- _Assigned task_: Please set down only the lines between the line containing "Evaluate the proximal" and the end of the records, inclusive, exactly as they stand.

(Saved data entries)
____
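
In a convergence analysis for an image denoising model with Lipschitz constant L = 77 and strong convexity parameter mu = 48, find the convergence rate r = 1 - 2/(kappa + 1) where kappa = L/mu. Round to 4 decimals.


Step 1: Compute the condition number.
kappa = L/mu = 77/48 = 1.6042
Step 2: Compute the convergence rate.
r = 1 - 2/(kappa + 1) = 1 - 2*mu/(L + mu) = (L - mu)/(L + mu) = 29/125 = 0.232


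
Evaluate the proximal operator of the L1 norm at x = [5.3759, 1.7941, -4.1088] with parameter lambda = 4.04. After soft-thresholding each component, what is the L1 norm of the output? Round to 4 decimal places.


Soft-thresholding with lambda = 4.04:
prox(5.3759) = sign(5.3759)*max(|5.3759| - 4.04, 0) = 1.3359
prox(1.7941) = sign(1.7941)*max(|1.7941| - 4.04, 0) = 0.0
prox(-4.1088) = sign(-4.1088)*max(|-4.1088| - 4.04, 0) = -0.0688
prox(x) = [1.3359, 0.0, -0.0688]
||prox(x)||_1 = 1.3359 + 0.0 + 0.0688 = 1.4047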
____
- _Answer for this exercise_:
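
Evaluate the proximal operator of the L1 norm at x = [5.3759, 1.7941, -4.1088] with parameter lambda = 4.04. After soft-thresholding each component, what is the L1 norm of the output? Round to 4 decimal places.


Soft-thresholding with lambda = 4.04:
prox(5.3759) = sign(5.3759)*max(|5.3759| - 4.04, 0) = 1.3359
prox(1.7941) = sign(1.7941)*max(|1.7941| - 4.04, 0) = 0.0
prox(-4.1088) = sign(-4.1088)*max(|-4.1088| - 4.04, 0) = -0.0688
prox(x) = [1.3359, 0.0, -0.0688]
||prox(x)||_1 = 1.3359 + 0.0 + 0.0688 = 1.4047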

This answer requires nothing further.